For the entries below, report every line that includes the word "Answer".

BEGIN

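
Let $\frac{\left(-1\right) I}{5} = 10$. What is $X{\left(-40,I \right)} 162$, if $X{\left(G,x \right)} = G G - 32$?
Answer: $254016$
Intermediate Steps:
$I = -50$ ($I = \left(-5\right) 10 = -50$)
$X{\left(G,x \right)} = -32 + G^{2}$ ($X{\left(G,x \right)} = G^{2} - 32 = -32 + G^{2}$)
$X{\left(-40,I \right)} 162 = \left(-32 + \left(-40\right)^{2}\right) 162 = \left(-32 + 1600\right) 162 = 1568 \cdot 162 = 254016$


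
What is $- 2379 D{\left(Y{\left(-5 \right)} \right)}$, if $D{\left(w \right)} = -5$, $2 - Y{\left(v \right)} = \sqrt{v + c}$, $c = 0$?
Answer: $11895$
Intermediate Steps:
$Y{\left(v \right)} = 2 - \sqrt{v}$ ($Y{\left(v \right)} = 2 - \sqrt{v + 0} = 2 - \sqrt{v}$)
$- 2379 D{\left(Y{\left(-5 \right)} \right)} = \left(-2379\right) \left(-5\right) = 11895$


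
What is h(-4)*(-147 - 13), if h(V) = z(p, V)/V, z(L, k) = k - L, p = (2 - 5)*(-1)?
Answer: -280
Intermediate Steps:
p = 3 (p = -3*(-1) = 3)
h(V) = (-3 + V)/V (h(V) = (V - 1*3)/V = (V - 3)/V = (-3 + V)/V)
h(-4)*(-147 - 13) = ((-3 - 4)/(-4))*(-147 - 13) = -1/4*(-7)*(-160) = (7/4)*(-160) = -280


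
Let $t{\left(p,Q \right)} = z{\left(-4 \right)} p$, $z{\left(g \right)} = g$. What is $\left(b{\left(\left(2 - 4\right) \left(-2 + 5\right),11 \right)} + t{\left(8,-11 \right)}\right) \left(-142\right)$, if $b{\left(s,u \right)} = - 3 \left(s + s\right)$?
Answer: $-568$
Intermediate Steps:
$t{\left(p,Q \right)} = - 4 p$
$b{\left(s,u \right)} = - 6 s$ ($b{\left(s,u \right)} = - 3 \cdot 2 s = - 6 s$)
$\left(b{\left(\left(2 - 4\right) \left(-2 + 5\right),11 \right)} + t{\left(8,-11 \right)}\right) \left(-142\right) = \left(- 6 \left(2 - 4\right) \left(-2 + 5\right) - 32\right) \left(-142\right) = \left(- 6 \left(\left(-2\right) 3\right) - 32\right) \left(-142\right) = \left(\left(-6\right) \left(-6\right) - 32\right) \left(-142\right) = \left(36 - 32\right) \left(-142\right) = 4 \left(-142\right) = -568$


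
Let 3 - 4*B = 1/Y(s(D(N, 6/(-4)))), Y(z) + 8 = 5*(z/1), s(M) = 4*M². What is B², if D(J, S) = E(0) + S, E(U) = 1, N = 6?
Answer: 25/36 ≈ 0.69444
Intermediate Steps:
D(J, S) = 1 + S
Y(z) = -8 + 5*z (Y(z) = -8 + 5*(z/1) = -8 + 5*(z*1) = -8 + 5*z)
B = ⅚ (B = ¾ - 1/(4*(-8 + 5*(4*(1 + 6/(-4))²))) = ¾ - 1/(4*(-8 + 5*(4*(1 + 6*(-¼))²))) = ¾ - 1/(4*(-8 + 5*(4*(1 - 3/2)²))) = ¾ - 1/(4*(-8 + 5*(4*(-½)²))) = ¾ - 1/(4*(-8 + 5*(4*(¼)))) = ¾ - 1/(4*(-8 + 5*1)) = ¾ - 1/(4*(-8 + 5)) = ¾ - ¼/(-3) = ¾ - ¼*(-⅓) = ¾ + 1/12 = ⅚ ≈ 0.83333)
B² = (⅚)² = 25/36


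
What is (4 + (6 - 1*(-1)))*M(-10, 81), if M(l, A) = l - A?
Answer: -1001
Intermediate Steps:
(4 + (6 - 1*(-1)))*M(-10, 81) = (4 + (6 - 1*(-1)))*(-10 - 1*81) = (4 + (6 + 1))*(-10 - 81) = (4 + 7)*(-91) = 11*(-91) = -1001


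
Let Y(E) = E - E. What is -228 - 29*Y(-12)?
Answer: -228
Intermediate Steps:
Y(E) = 0
-228 - 29*Y(-12) = -228 - 29*0 = -228 + 0 = -228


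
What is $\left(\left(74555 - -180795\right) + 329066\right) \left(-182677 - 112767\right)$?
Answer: $-172662200704$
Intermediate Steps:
$\left(\left(74555 - -180795\right) + 329066\right) \left(-182677 - 112767\right) = \left(\left(74555 + 180795\right) + 329066\right) \left(-295444\right) = \left(255350 + 329066\right) \left(-295444\right) = 584416 \left(-295444\right) = -172662200704$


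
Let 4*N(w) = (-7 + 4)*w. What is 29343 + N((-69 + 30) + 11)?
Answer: 29364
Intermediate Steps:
N(w) = -3*w/4 (N(w) = ((-7 + 4)*w)/4 = (-3*w)/4 = -3*w/4)
29343 + N((-69 + 30) + 11) = 29343 - 3*((-69 + 30) + 11)/4 = 29343 - 3*(-39 + 11)/4 = 29343 - ¾*(-28) = 29343 + 21 = 29364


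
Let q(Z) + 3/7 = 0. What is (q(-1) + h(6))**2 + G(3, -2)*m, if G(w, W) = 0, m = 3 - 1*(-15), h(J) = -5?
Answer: 1444/49 ≈ 29.469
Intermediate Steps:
m = 18 (m = 3 + 15 = 18)
q(Z) = -3/7 (q(Z) = -3/7 + 0 = -3/7)
(q(-1) + h(6))**2 + G(3, -2)*m = (-3/7 - 5)**2 + 0*18 = (-38/7)**2 + 0 = 1444/49 + 0 = 1444/49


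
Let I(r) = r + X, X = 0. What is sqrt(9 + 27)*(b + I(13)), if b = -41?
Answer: -168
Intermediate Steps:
I(r) = r (I(r) = r + 0 = r)
sqrt(9 + 27)*(b + I(13)) = sqrt(9 + 27)*(-41 + 13) = sqrt(36)*(-28) = 6*(-28) = -168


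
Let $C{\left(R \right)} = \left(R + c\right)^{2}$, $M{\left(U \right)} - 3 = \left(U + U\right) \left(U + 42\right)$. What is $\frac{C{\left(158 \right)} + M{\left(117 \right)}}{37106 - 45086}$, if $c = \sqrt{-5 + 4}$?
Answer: $- \frac{5181}{665} - \frac{79 i}{1995} \approx -7.791 - 0.039599 i$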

END

Written solution
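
Answer: $254016$
Answer: $11895$
Answer: -280
Answer: $-568$
Answer: 25/36 ≈ 0.69444
Answer: -1001
Answer: -228
Answer: $-172662200704$
Answer: 29364
Answer: 1444/49 ≈ 29.469
Answer: -168
Answer: $- \frac{5181}{665} - \frac{79 i}{1995} \approx -7.791 - 0.039599 i$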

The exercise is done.